* [PROBLEM TO WORK ON]:
Would you please repeat the data exactly as given?

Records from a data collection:
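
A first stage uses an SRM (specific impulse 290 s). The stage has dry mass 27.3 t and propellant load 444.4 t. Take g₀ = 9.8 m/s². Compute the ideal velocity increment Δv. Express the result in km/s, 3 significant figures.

Δv ≈ 8.10 km/s

v_e = Isp · g₀ = 290 × 9.8 = 2842.0 m/s.
m₀ = m_dry + m_prop = 27.3 + 444.4 = 471.7 t.
Δv = v_e · ln(m₀/m_f) = 2842.0 × ln(17.28) = 2842.0 × 2.8495 ≈ 8098.2 m/s.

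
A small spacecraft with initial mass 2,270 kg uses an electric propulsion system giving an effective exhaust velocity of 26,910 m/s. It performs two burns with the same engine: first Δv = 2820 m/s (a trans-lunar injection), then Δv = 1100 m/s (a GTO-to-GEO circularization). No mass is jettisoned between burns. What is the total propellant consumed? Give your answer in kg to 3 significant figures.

After the first burn: m = 2270 × exp(−2820/26910.0) = 2270 × 0.90051 = 2,044.16 kg.
After the second burn: m = 2,044.16 × exp(−1100/26910.0) = 2,044.16 × 0.95995 = 1,962.29 kg.
Total propellant = m₀ − m_final = 2270 − 1,962.29 = 307.71 kg.

total propellant consumed ≈ 308 kg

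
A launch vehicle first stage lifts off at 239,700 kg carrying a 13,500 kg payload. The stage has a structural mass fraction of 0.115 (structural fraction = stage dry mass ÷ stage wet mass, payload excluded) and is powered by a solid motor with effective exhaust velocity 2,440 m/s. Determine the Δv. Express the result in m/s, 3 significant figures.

Δv ≈ 4400 m/s

Stage wet mass = m₀ − payload = 239,700 − 13,500 = 226,200 kg.
Stage dry mass = ε × stage wet mass = 0.115 × 226,200 = 26,013 kg.
Burnout mass m_f = stage dry + payload = 26,013 + 13,500 = 39,513 kg.
Δv = v_e · ln(239,700/39,513) = 2440.0 × ln(6.066) = 2440.0 × 1.8028 ≈ 4399 m/s.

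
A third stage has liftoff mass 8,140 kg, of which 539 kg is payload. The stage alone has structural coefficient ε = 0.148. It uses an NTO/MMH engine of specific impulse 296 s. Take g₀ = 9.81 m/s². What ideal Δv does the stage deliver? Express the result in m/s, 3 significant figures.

Δv ≈ 4610 m/s

Stage wet mass = m₀ − payload = 8,140 − 539 = 7,601 kg.
Stage dry mass = ε × stage wet mass = 0.148 × 7,601 = 1,124.95 kg.
Burnout mass m_f = stage dry + payload = 1,124.95 + 539 = 1,663.95 kg.
v_e = Isp · g₀ = 296 × 9.81 = 2903.8 m/s.
Using Δv = v_e ln(m₀/m_f): Δv = v_e · ln(8,140/1,663.95) = 2903.8 × ln(4.892) = 2903.8 × 1.5876 ≈ 4610 m/s.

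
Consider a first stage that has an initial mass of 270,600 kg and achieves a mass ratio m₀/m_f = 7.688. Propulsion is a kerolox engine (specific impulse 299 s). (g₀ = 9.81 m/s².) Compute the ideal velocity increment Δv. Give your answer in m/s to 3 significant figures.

v_e = Isp · g₀ = 299 × 9.81 = 2933.2 m/s.
Rocket equation: Δv = v_e · ln(7.688) = 2933.2 × 2.0397 ≈ 5982.7 m/s.

Δv ≈ 5980 m/s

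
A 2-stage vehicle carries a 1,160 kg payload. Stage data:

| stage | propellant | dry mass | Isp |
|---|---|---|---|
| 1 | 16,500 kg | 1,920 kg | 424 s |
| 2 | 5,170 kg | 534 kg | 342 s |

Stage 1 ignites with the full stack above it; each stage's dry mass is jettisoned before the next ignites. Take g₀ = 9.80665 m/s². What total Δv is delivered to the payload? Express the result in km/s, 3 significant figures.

Δv ≈ 9.09 km/s

Ignition mass of stage 1 = 16,500+1,920 + 5,170+534 + 1,160 = 25,284 kg.
Stage 1: m₀ = 25,284 kg, m_f = 25,284 − 16,500 = 8,784 kg; Δv = 424×9.80665×ln(2.878) = 4158.0×1.0572 ≈ 4396 m/s.
Stage 2: m₀ = 6,864 kg, m_f = 6,864 − 5,170 = 1,694 kg; Δv = 342×9.80665×ln(4.052) = 3353.9×1.3992 ≈ 4693 m/s.
Total Δv = 4396 + 4693 = 9089 m/s.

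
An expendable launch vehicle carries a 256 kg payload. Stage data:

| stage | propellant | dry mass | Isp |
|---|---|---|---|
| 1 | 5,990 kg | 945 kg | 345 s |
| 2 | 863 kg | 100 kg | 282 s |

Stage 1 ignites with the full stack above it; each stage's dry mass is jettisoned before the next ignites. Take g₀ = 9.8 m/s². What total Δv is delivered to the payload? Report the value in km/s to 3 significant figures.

Ignition mass of stage 1 = 5,990+945 + 863+100 + 256 = 8,154 kg.
Stage 1: m₀ = 8,154 kg, m_f = 8,154 − 5,990 = 2,164 kg; Δv = 345×9.8×ln(3.768) = 3381.0×1.3266 ≈ 4485 m/s.
Stage 2: m₀ = 1,219 kg, m_f = 1,219 − 863 = 356 kg; Δv = 282×9.8×ln(3.424) = 2763.6×1.2309 ≈ 3402 m/s.
Total Δv = 4485 + 3402 = 7887 m/s.

Δv ≈ 7.89 km/s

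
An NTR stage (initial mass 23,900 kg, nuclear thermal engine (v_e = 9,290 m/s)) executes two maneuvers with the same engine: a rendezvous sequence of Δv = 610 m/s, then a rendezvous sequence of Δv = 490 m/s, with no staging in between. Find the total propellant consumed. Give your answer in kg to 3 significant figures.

total propellant consumed ≈ 2670 kg

After the first burn: m = 23900 × exp(−610/9290.0) = 23900 × 0.93645 = 22,381.2 kg.
After the second burn: m = 22,381.2 × exp(−490/9290.0) = 22,381.2 × 0.94862 = 21,231.3 kg.
Total propellant = m₀ − m_final = 23900 − 21,231.3 = 2,668.7 kg.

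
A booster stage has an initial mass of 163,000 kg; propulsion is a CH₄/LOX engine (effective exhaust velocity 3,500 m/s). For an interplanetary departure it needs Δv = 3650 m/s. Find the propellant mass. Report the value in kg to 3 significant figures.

propellant mass ≈ 106000 kg

m₀/m_f = exp(Δv / v_e) = exp(3650 / 3500.0) = exp(1.0429) = 2.8373.
m_f = 163,000 / 2.8373 = 57,449 kg, so propellant = m₀ − m_f = 163,000 − 57,449 = 105,551 kg.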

* [WRITTEN REPLY]:
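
A first stage uses an SRM (specific impulse 290 s). The stage has dry mass 27.3 t and propellant load 444.4 t. Take g₀ = 9.8 m/s². Compute the ideal velocity increment Δv. Express the result in km/s, 3 significant figures.

Δv ≈ 8.10 km/s

v_e = Isp · g₀ = 290 × 9.8 = 2842.0 m/s.
m₀ = m_dry + m_prop = 27.3 + 444.4 = 471.7 t.
Δv = v_e · ln(m₀/m_f) = 2842.0 × ln(17.28) = 2842.0 × 2.8495 ≈ 8098.2 m/s.

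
A small spacecraft with initial mass 2,270 kg uses an electric propulsion system giving an effective exhaust velocity of 26,910 m/s. It performs two burns with the same engine: first Δv = 2820 m/s (a trans-lunar injection), then Δv = 1100 m/s (a GTO-to-GEO circularization). No mass is jettisoned between burns. What is the total propellant consumed? Give your answer in kg to 3 significant figures.

After the first burn: m = 2270 × exp(−2820/26910.0) = 2270 × 0.90051 = 2,044.16 kg.
After the second burn: m = 2,044.16 × exp(−1100/26910.0) = 2,044.16 × 0.95995 = 1,962.29 kg.
Total propellant = m₀ − m_final = 2270 − 1,962.29 = 307.71 kg.

total propellant consumed ≈ 308 kg

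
A launch vehicle first stage lifts off at 239,700 kg carrying a 13,500 kg payload. The stage has a structural mass fraction of 0.115 (structural fraction = stage dry mass ÷ stage wet mass, payload excluded) and is powered by a solid motor with effective exhaust velocity 2,440 m/s. Determine the Δv. Express the result in m/s, 3 significant figures.

Δv ≈ 4400 m/s

Stage wet mass = m₀ − payload = 239,700 − 13,500 = 226,200 kg.
Stage dry mass = ε × stage wet mass = 0.115 × 226,200 = 26,013 kg.
Burnout mass m_f = stage dry + payload = 26,013 + 13,500 = 39,513 kg.
Δv = v_e · ln(239,700/39,513) = 2440.0 × ln(6.066) = 2440.0 × 1.8028 ≈ 4399 m/s.

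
A third stage has liftoff mass 8,140 kg, of which 539 kg is payload. The stage alone has structural coefficient ε = 0.148. It uses an NTO/MMH engine of specific impulse 296 s. Take g₀ = 9.81 m/s². What ideal Δv does the stage deliver? Express the result in m/s, 3 significant figures.

Δv ≈ 4610 m/s

Stage wet mass = m₀ − payload = 8,140 − 539 = 7,601 kg.
Stage dry mass = ε × stage wet mass = 0.148 × 7,601 = 1,124.95 kg.
Burnout mass m_f = stage dry + payload = 1,124.95 + 539 = 1,663.95 kg.
v_e = Isp · g₀ = 296 × 9.81 = 2903.8 m/s.
Using Δv = v_e ln(m₀/m_f): Δv = v_e · ln(8,140/1,663.95) = 2903.8 × ln(4.892) = 2903.8 × 1.5876 ≈ 4610 m/s.

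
Consider a first stage that has an initial mass of 270,600 kg and achieves a mass ratio m₀/m_f = 7.688. Propulsion is a kerolox engine (specific impulse 299 s). (g₀ = 9.81 m/s².) Compute the ideal velocity increment Δv. Give your answer in m/s to 3 significant figures.

v_e = Isp · g₀ = 299 × 9.81 = 2933.2 m/s.
Rocket equation: Δv = v_e · ln(7.688) = 2933.2 × 2.0397 ≈ 5982.7 m/s.

Δv ≈ 5980 m/s

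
A 2-stage vehicle carries a 1,160 kg payload. Stage data:

| stage | propellant | dry mass | Isp |
|---|---|---|---|
| 1 | 16,500 kg | 1,920 kg | 424 s |
| 2 | 5,170 kg | 534 kg | 342 s |

Stage 1 ignites with the full stack above it; each stage's dry mass is jettisoned before the next ignites. Take g₀ = 9.80665 m/s². What total Δv is delivered to the payload? Express the result in km/s, 3 significant figures.

Δv ≈ 9.09 km/s

Ignition mass of stage 1 = 16,500+1,920 + 5,170+534 + 1,160 = 25,284 kg.
Stage 1: m₀ = 25,284 kg, m_f = 25,284 − 16,500 = 8,784 kg; Δv = 424×9.80665×ln(2.878) = 4158.0×1.0572 ≈ 4396 m/s.
Stage 2: m₀ = 6,864 kg, m_f = 6,864 − 5,170 = 1,694 kg; Δv = 342×9.80665×ln(4.052) = 3353.9×1.3992 ≈ 4693 m/s.
Total Δv = 4396 + 4693 = 9089 m/s.

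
An expendable launch vehicle carries a 256 kg payload. Stage data:

| stage | propellant | dry mass | Isp |
|---|---|---|---|
| 1 | 5,990 kg | 945 kg | 345 s |
| 2 | 863 kg | 100 kg | 282 s |

Stage 1 ignites with the full stack above it; each stage's dry mass is jettisoned before the next ignites. Take g₀ = 9.8 m/s². What total Δv is delivered to the payload? Report the value in km/s to 3 significant figures.

Ignition mass of stage 1 = 5,990+945 + 863+100 + 256 = 8,154 kg.
Stage 1: m₀ = 8,154 kg, m_f = 8,154 − 5,990 = 2,164 kg; Δv = 345×9.8×ln(3.768) = 3381.0×1.3266 ≈ 4485 m/s.
Stage 2: m₀ = 1,219 kg, m_f = 1,219 − 863 = 356 kg; Δv = 282×9.8×ln(3.424) = 2763.6×1.2309 ≈ 3402 m/s.
Total Δv = 4485 + 3402 = 7887 m/s.

Δv ≈ 7.89 km/s

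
An NTR stage (initial mass 23,900 kg, nuclear thermal engine (v_e = 9,290 m/s)) executes two maneuvers with the same engine: a rendezvous sequence of Δv = 610 m/s, then a rendezvous sequence of Δv = 490 m/s, with no staging in between. Find the total propellant consumed. Give your answer in kg to 3 significant figures.

total propellant consumed ≈ 2670 kg

After the first burn: m = 23900 × exp(−610/9290.0) = 23900 × 0.93645 = 22,381.2 kg.
After the second burn: m = 22,381.2 × exp(−490/9290.0) = 22,381.2 × 0.94862 = 21,231.3 kg.
Total propellant = m₀ − m_final = 23900 − 21,231.3 = 2,668.7 kg.

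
A booster stage has an initial mass of 163,000 kg; propulsion is a CH₄/LOX engine (effective exhaust velocity 3,500 m/s). For an interplanetary departure it needs Δv = 3650 m/s. Find the propellant mass. Report the value in kg to 3 significant figures.

propellant mass ≈ 106000 kg

m₀/m_f = exp(Δv / v_e) = exp(3650 / 3500.0) = exp(1.0429) = 2.8373.
m_f = 163,000 / 2.8373 = 57,449 kg, so propellant = m₀ − m_f = 163,000 − 57,449 = 105,551 kg.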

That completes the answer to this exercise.